Source data:
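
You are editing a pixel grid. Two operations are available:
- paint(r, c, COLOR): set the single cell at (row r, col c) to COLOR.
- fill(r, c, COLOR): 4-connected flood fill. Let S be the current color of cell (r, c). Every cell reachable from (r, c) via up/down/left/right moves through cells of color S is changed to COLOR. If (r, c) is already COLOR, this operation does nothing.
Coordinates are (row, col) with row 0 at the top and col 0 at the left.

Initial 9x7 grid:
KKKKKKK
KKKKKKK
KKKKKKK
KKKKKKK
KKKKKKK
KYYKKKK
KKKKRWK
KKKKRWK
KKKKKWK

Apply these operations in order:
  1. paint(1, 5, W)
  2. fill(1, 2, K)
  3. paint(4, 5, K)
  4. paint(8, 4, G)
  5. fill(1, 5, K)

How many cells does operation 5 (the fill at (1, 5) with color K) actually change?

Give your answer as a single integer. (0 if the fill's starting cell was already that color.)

Answer: 1

Derivation:
After op 1 paint(1,5,W):
KKKKKKK
KKKKKWK
KKKKKKK
KKKKKKK
KKKKKKK
KYYKKKK
KKKKRWK
KKKKRWK
KKKKKWK
After op 2 fill(1,2,K) [0 cells changed]:
KKKKKKK
KKKKKWK
KKKKKKK
KKKKKKK
KKKKKKK
KYYKKKK
KKKKRWK
KKKKRWK
KKKKKWK
After op 3 paint(4,5,K):
KKKKKKK
KKKKKWK
KKKKKKK
KKKKKKK
KKKKKKK
KYYKKKK
KKKKRWK
KKKKRWK
KKKKKWK
After op 4 paint(8,4,G):
KKKKKKK
KKKKKWK
KKKKKKK
KKKKKKK
KKKKKKK
KYYKKKK
KKKKRWK
KKKKRWK
KKKKGWK
After op 5 fill(1,5,K) [1 cells changed]:
KKKKKKK
KKKKKKK
KKKKKKK
KKKKKKK
KKKKKKK
KYYKKKK
KKKKRWK
KKKKRWK
KKKKGWK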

Problem:
Would you copy out exactly the lines above that start at the one containing "4. paint(8, 4, G)" and end at the one containing "How many cells", inclusive?

Response to this task:
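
  4. paint(8, 4, G)
  5. fill(1, 5, K)

How many cells does operation 5 (the fill at (1, 5) with color K) actually change?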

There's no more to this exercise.